## Your assignment
From the top of the entries below through the line containing "Write the equation of a circle", return every line exactly as written, please, and stop there.

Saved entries
=== Begin Enclosure ===
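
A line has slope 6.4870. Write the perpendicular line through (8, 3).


Perpendicular slope = -1/m1 = -1/6.4870 = -0.1542
b2 = y0 - m2*x0 = 3 + 8/6.4870 = 3 + 1.2332 = 4.2332

y = -0.1542x + 4.2332


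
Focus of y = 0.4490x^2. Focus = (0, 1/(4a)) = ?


a = 0.4490
4a = 1.7960
focus = (0, 1/1.7960) = (0, 0.5568)

Focus = (0, 0.5568)


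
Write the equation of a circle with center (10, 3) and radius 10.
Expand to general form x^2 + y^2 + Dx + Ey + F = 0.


(x-10)^2 + (y-3)^2 = 10^2
D = -2h = -20, E = -2k = -6
F = h^2+k^2-r^2 = 100+9-100 = 9

x^2 + y^2 - 20x - 6y + 9 = 0


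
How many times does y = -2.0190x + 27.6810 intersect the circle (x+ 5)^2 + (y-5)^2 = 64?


Substitute y = -2.0190x + 27.6810: (x+ 5)^2 + (-2.0190x+27.6810-5)^2 = 64
Expand to Ax^2 + Bx + C = 0, where b-k = 22.681
A = 1+m^2 = 5.076361
B = 2(m(b-k) - h) = 2(-2.0190*22.681 + 5) = -81.585878
C = h^2 + (b-k)^2 - r^2 = 25 + 514.427761 - 64 = 475.427761
disc = B^2-4AC = 6656.2555 - 9653.7718 = -2997.5163
disc < 0

0 intersection points


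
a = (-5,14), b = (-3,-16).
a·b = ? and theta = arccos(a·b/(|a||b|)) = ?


a·b = -5*(-3) + 14*(-16) = 15 - 224 = -209
|a| = sqrt(25+196) = 14.8661
|b| = sqrt(9+256) = 16.2788
cos(theta) = -209/(sqrt(221)*sqrt(265)) = -209/sqrt(58565) = -0.863629
theta = arccos(-209/sqrt(58565)) = 149.7265 degrees

a·b = -209, theta = 149.7265 deg


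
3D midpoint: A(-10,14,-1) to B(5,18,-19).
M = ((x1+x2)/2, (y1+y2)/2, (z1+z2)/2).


Mx = (-10+5)/2 = -2.5000
My = (14+18)/2 = 16.0000
Mz = (-1- 19)/2 = -10.0000

M = (-2.5000, 16.0000, -10.0000)


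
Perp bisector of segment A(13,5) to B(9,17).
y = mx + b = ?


Midpoint = (11, 11)
Slope of AB = dy/dx = 12/(-4) = -3.0000
Perp slope = -dx/dy = 4/12 = 0.3333
b = My - (perp slope)*Mx = 11 + (-4*11)/12 = 11 - 3.6667 = 7.3333

y = 0.3333x + 7.3333


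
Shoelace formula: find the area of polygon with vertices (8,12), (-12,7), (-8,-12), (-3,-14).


sum(xi*y_{i+1}) = 8*7 - 12*(-12) - 8*(-14) - 3*12 = 276
sum(yi*x_{i+1}) = 12*(-12) + 7*(-8) - 12*(-3) - 14*8 = -276
Area = |276 + 276|/2 = 552/2 = 276.0000

276.0000 sq units


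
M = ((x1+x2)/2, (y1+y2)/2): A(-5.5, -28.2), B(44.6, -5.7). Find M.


Mx = (-5.5 + 44.6)/2 = 39.1/2 = 19.5500
My = (-28.2 - 5.7)/2 = -33.9/2 = -16.9500

(19.5500, -16.9500)


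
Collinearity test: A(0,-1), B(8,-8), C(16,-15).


0*(-8+ 15) + 8*(-15+ 1) + 16*(-1+ 8)
= 0 - 112 + 112 = 0

Yes, collinear (determinant = 0)


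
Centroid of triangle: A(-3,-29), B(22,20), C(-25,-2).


Gx = (-3+22- 25)/3 = -6/3 = -2.0000
Gy = (-29+20- 2)/3 = -11/3 = -3.6667

G = (-2.0000, -3.6667)


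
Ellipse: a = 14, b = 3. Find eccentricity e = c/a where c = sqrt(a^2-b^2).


c = sqrt(196-9) = sqrt(187) = 13.6748
e = c/a = sqrt(187)/14 = 0.9768

e = 0.9768


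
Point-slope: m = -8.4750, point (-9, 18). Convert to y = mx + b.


y - 18 = -8.4750(x + 9)
y = -8.4750x + 18 + 8.4750*(-9)
y = -8.4750x - 58.2750

y = -8.4750x - 58.2750


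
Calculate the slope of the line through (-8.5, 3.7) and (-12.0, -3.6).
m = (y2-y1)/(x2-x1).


dy = -3.6 - 3.7 = -7.3
dx = -12.0 + 8.5 = -3.5
m = -7.3/(-3.5) = 2.0857

m = 2.0857


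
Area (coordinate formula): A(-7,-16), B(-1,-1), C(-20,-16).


-7*(-1+ 16) = -105
-1*(-16+ 16) = 0
-20*(-16+ 1) = 300
sum = 195
Area = |195|/2 = 97.5000

97.5000 sq units


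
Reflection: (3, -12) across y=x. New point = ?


Reflection rule for y=x: (y, x)
(3, -12) -> (-12, 3)

(-12, 3)


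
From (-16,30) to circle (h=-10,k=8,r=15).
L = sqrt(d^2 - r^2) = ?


d = sqrt((-16+ 10)^2 + (30-8)^2) = sqrt(36+484) = 22.8035
L = sqrt(520.0000 - 225) = sqrt(295.0000) = 17.1756

17.1756


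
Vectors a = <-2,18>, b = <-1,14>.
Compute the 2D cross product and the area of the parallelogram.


cross = -2*14 - 18*(-1) = -28 + 18 = -10
Parallelogram area = |-10| = 10

cross = -10, parallelogram area = 10


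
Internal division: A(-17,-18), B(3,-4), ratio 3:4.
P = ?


Px = (3*3 + 4*(-17))/7 = -59/7 = -8.4286
Py = (3*(-4) + 4*(-18))/7 = -84/7 = -12.0000

P = (-8.4286, -12.0000)


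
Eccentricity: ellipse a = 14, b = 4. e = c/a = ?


c = sqrt(196-16) = sqrt(180) = 13.4164
e = c/a = sqrt(180)/14 = 0.9583

e = 0.9583


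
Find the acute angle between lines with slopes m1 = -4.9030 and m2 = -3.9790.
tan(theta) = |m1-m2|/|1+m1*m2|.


m1-m2 = -0.924
1+m1*m2 = 20.509037
tan(theta) = |-0.924/20.509037| = 0.045053
theta = arctan(|-0.924/20.509037|) = 2.5796 degrees (acute angle)

2.5796 degrees


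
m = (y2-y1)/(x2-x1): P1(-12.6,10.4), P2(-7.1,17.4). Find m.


dy = 17.4 - 10.4 = 7
dx = -7.1 + 12.6 = 5.5
m = 7/5.5 = 1.2727

m = 1.2727


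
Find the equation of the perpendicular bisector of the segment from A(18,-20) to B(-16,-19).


Midpoint = (1, -19.5)
Slope of AB = dy/dx = 1/(-34) = -0.0294
Perp slope = -dx/dy = 34/1 = 34.0000
b = My - (perp slope)*Mx = -19.5 + (-34*1)/1 = -19.5 - 34.0000 = -53.5000

y = 34.0000x - 53.5000


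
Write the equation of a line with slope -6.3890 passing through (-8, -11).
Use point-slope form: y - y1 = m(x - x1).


y + 11 = -6.3890(x + 8)
y = -6.3890x - 11 + 6.3890*(-8)
y = -6.3890x - 62.1120

y = -6.3890x - 62.1120


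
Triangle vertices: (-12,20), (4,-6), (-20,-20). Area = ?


-12*(-6+ 20) = -168
4*(-20-20) = -160
-20*(20+ 6) = -520
sum = -848
Area = |-848|/2 = 424.0000

424.0000 sq units


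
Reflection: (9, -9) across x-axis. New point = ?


Reflection rule for x-axis: (x, -y)
(9, -9) -> (9, 9)

(9, 9)


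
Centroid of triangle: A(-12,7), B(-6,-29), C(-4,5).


Gx = (-12- 6- 4)/3 = -22/3 = -7.3333
Gy = (7- 29+5)/3 = -17/3 = -5.6667

G = (-7.3333, -5.6667)


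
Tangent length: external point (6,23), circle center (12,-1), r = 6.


d = sqrt((6-12)^2 + (23+ 1)^2) = sqrt(36+576) = 24.7386
L = sqrt(612.0000 - 36) = sqrt(576.0000) = 24.0000

24.0000


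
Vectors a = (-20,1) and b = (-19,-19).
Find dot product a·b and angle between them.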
=== End Enclosure ===
## Completed task
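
A line has slope 6.4870. Write the perpendicular line through (8, 3).


Perpendicular slope = -1/m1 = -1/6.4870 = -0.1542
b2 = y0 - m2*x0 = 3 + 8/6.4870 = 3 + 1.2332 = 4.2332

y = -0.1542x + 4.2332


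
Focus of y = 0.4490x^2. Focus = (0, 1/(4a)) = ?


a = 0.4490
4a = 1.7960
focus = (0, 1/1.7960) = (0, 0.5568)

Focus = (0, 0.5568)


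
Write the equation of a circle with center (10, 3) and radius 10.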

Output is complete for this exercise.